▸ What needs to be done:
The response should be a precise copy of every entry.

(Collected data)

======

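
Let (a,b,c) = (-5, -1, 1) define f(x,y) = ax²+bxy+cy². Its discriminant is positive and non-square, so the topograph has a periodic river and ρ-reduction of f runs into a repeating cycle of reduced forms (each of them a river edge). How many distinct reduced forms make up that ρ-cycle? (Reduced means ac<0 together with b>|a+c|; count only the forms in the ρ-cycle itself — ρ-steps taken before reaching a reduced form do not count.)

D = 21, ⌊√D⌋ = 4
descent: ρ → (1,3,-3)  [lands on river]
river: ρ → (-3,3,1)
ρ-cycle length = 2 (tail of 1 descent step not counted)

2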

======

▸ Your solution:
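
Let (a,b,c) = (-5, -1, 1) define f(x,y) = ax²+bxy+cy². Its discriminant is positive and non-square, so the topograph has a periodic river and ρ-reduction of f runs into a repeating cycle of reduced forms (each of them a river edge). How many distinct reduced forms make up that ρ-cycle? (Reduced means ac<0 together with b>|a+c|; count only the forms in the ρ-cycle itself — ρ-steps taken before reaching a reduced form do not count.)

D = 21, ⌊√D⌋ = 4
descent: ρ → (1,3,-3)  [lands on river]
river: ρ → (-3,3,1)
ρ-cycle length = 2 (tail of 1 descent step not counted)

2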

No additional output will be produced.